• [Work request]
Nothing should be left out when you copy the entries below.

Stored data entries
============================================================

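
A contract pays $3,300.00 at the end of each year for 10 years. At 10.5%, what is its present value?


Formula: PV = PMT * (1 - (1+r)^(-n)) / r
Discount factor: (1 + 0.105)^(-10) = 0.368449
Bracket: 1 - 0.368449 = 0.631551
PV = $3,300.00 * 0.631551 / 0.105 = $19,848.75

$19,848.75


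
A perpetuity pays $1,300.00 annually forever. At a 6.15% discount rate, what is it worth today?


Formula: PV = C / r
Substituting: PV = $1,300.00 / 0.0615
PV = $21,138.21

$21,138.21


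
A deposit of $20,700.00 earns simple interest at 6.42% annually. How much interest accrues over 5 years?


Formula: I = P * r * t
Substituting: I = $20,700.00 * 0.0642 * 5
Step: I = $20,700.00 * 0.321
I = $6,644.70

$6,644.70


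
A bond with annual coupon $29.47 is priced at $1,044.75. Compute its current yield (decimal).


Formula: Current yield = annual coupon / price
Substituting: CY = $29.47 / $1,044.75
CY = 0.028208

0.028208


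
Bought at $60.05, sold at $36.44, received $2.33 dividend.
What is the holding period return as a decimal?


Formula: HPR = (P1 - P0 + D) / P0
Gain: $36.44 - $60.05 + $2.33 = -$21.28
HPR = -$21.28 / $60.05 = -0.3544

-0.3544


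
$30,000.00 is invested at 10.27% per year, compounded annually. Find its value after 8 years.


Formula: FV = P * (1 + r)^n
Substituting: FV = $30,000.00 * (1 + 0.1027)^8
Growth factor: (1.1027)^8 = 2.186044
FV = $30,000.00 * 2.186044 = $65,581.33

$65,581.33


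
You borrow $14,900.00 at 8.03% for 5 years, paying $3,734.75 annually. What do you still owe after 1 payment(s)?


Formula: Balance = PV*(1+r)^k - PMT*((1+r)^k - 1)/r
Growth: (1 + 0.0803)^1 = 1.0803
Accumulated factor: ((1+r)^k - 1)/r = 1.0
Balance = $14,900.00 * 1.0803 - $3,734.75 * 1.0
Balance = $12,361.72

$12,361.72


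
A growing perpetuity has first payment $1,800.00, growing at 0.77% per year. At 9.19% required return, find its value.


Formula: PV = C / (r - g)
Spread: r - g = 0.0919 - 0.0077 = 0.0842
Substituting: PV = $1,800.00 / 0.0842
PV = $21,377.67

$21,377.67


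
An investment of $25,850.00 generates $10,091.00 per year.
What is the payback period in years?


Formula: Payback = investment / annual cash flow
Substituting: Payback = $25,850.00 / $10,091.00
Payback = 2.5617 years

2.5617 years


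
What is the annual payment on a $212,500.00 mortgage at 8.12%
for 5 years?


Formula: PMT = PV * r / (1 - (1+r)^(-n))
Denominator: 1 - (1 + 0.0812)^(-5) = 0.323185
Numerator: $212,500.00 * 0.0812 = 17255.0
PMT = 17255.0 / 0.323185 = $53,390.43

$53,390.43


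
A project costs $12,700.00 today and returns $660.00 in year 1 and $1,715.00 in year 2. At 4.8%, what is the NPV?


Formula: NPV = C0 + C1/(1+r) + C2/(1+r)^2
Discount C1: $660.00 / (1 + 0.048) = $629.77
Discount C2: $1,715.00 / (1 + 0.048)^2 = $1,561.50
NPV = -$12,700.00 + $629.77 + $1,561.50 = -$10,508.73

-$10,508.73


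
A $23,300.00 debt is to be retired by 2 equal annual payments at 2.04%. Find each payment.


Formula: PMT = PV * r / (1 - (1+r)^(-n))
Denominator: 1 - (1 + 0.0204)^(-2) = 0.039585
Numerator: $23,300.00 * 0.0204 = 475.32
PMT = 475.32 / 0.039585 = $12,007.69

$12,007.69


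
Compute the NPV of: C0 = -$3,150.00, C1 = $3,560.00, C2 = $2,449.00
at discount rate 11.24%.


Formula: NPV = C0 + C1/(1+r) + C2/(1+r)^2
Discount C1: $3,560.00 / (1 + 0.1124) = $3,200.29
Discount C2: $2,449.00 / (1 + 0.1124)^2 = $1,979.10
NPV = -$3,150.00 + $3,200.29 + $1,979.10 = $2,029.38

$2,029.38


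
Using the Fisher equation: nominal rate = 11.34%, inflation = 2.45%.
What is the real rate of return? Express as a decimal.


Formula: (1 + r_real) = (1 + r_nom) / (1 + inflation)
Substituting: (1 + r_real) = 1.1134 / 1.0245
(1 + r_real) = 1.086774
r_real = 1.086774 - 1 = 0.086774

0.086774


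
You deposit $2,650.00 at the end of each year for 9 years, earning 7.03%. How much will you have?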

============================================================

• [Output for this exercise]
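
A contract pays $3,300.00 at the end of each year for 10 years. At 10.5%, what is its present value?


Formula: PV = PMT * (1 - (1+r)^(-n)) / r
Discount factor: (1 + 0.105)^(-10) = 0.368449
Bracket: 1 - 0.368449 = 0.631551
PV = $3,300.00 * 0.631551 / 0.105 = $19,848.75

$19,848.75


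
A perpetuity pays $1,300.00 annually forever. At a 6.15% discount rate, what is it worth today?


Formula: PV = C / r
Substituting: PV = $1,300.00 / 0.0615
PV = $21,138.21

$21,138.21


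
A deposit of $20,700.00 earns simple interest at 6.42% annually. How much interest accrues over 5 years?


Formula: I = P * r * t
Substituting: I = $20,700.00 * 0.0642 * 5
Step: I = $20,700.00 * 0.321
I = $6,644.70

$6,644.70


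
A bond with annual coupon $29.47 is priced at $1,044.75. Compute its current yield (decimal).


Formula: Current yield = annual coupon / price
Substituting: CY = $29.47 / $1,044.75
CY = 0.028208

0.028208


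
Bought at $60.05, sold at $36.44, received $2.33 dividend.
What is the holding period return as a decimal?


Formula: HPR = (P1 - P0 + D) / P0
Gain: $36.44 - $60.05 + $2.33 = -$21.28
HPR = -$21.28 / $60.05 = -0.3544

-0.3544


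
$30,000.00 is invested at 10.27% per year, compounded annually. Find its value after 8 years.


Formula: FV = P * (1 + r)^n
Substituting: FV = $30,000.00 * (1 + 0.1027)^8
Growth factor: (1.1027)^8 = 2.186044
FV = $30,000.00 * 2.186044 = $65,581.33

$65,581.33


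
You borrow $14,900.00 at 8.03% for 5 years, paying $3,734.75 annually. What do you still owe after 1 payment(s)?


Formula: Balance = PV*(1+r)^k - PMT*((1+r)^k - 1)/r
Growth: (1 + 0.0803)^1 = 1.0803
Accumulated factor: ((1+r)^k - 1)/r = 1.0
Balance = $14,900.00 * 1.0803 - $3,734.75 * 1.0
Balance = $12,361.72

$12,361.72


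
A growing perpetuity has first payment $1,800.00, growing at 0.77% per year. At 9.19% required return, find its value.


Formula: PV = C / (r - g)
Spread: r - g = 0.0919 - 0.0077 = 0.0842
Substituting: PV = $1,800.00 / 0.0842
PV = $21,377.67

$21,377.67


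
An investment of $25,850.00 generates $10,091.00 per year.
What is the payback period in years?


Formula: Payback = investment / annual cash flow
Substituting: Payback = $25,850.00 / $10,091.00
Payback = 2.5617 years

2.5617 years


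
What is the annual payment on a $212,500.00 mortgage at 8.12%
for 5 years?


Formula: PMT = PV * r / (1 - (1+r)^(-n))
Denominator: 1 - (1 + 0.0812)^(-5) = 0.323185
Numerator: $212,500.00 * 0.0812 = 17255.0
PMT = 17255.0 / 0.323185 = $53,390.43

$53,390.43


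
A project costs $12,700.00 today and returns $660.00 in year 1 and $1,715.00 in year 2. At 4.8%, what is the NPV?


Formula: NPV = C0 + C1/(1+r) + C2/(1+r)^2
Discount C1: $660.00 / (1 + 0.048) = $629.77
Discount C2: $1,715.00 / (1 + 0.048)^2 = $1,561.50
NPV = -$12,700.00 + $629.77 + $1,561.50 = -$10,508.73

-$10,508.73


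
A $23,300.00 debt is to be retired by 2 equal annual payments at 2.04%. Find each payment.


Formula: PMT = PV * r / (1 - (1+r)^(-n))
Denominator: 1 - (1 + 0.0204)^(-2) = 0.039585
Numerator: $23,300.00 * 0.0204 = 475.32
PMT = 475.32 / 0.039585 = $12,007.69

$12,007.69


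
Compute the NPV of: C0 = -$3,150.00, C1 = $3,560.00, C2 = $2,449.00
at discount rate 11.24%.


Formula: NPV = C0 + C1/(1+r) + C2/(1+r)^2
Discount C1: $3,560.00 / (1 + 0.1124) = $3,200.29
Discount C2: $2,449.00 / (1 + 0.1124)^2 = $1,979.10
NPV = -$3,150.00 + $3,200.29 + $1,979.10 = $2,029.38

$2,029.38


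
Using the Fisher equation: nominal rate = 11.34%, inflation = 2.45%.
What is the real rate of return? Express as a decimal.


Formula: (1 + r_real) = (1 + r_nom) / (1 + inflation)
Substituting: (1 + r_real) = 1.1134 / 1.0245
(1 + r_real) = 1.086774
r_real = 1.086774 - 1 = 0.086774

0.086774


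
You deposit $2,650.00 at the end of each year for 9 years, earning 7.03%. How much will you have?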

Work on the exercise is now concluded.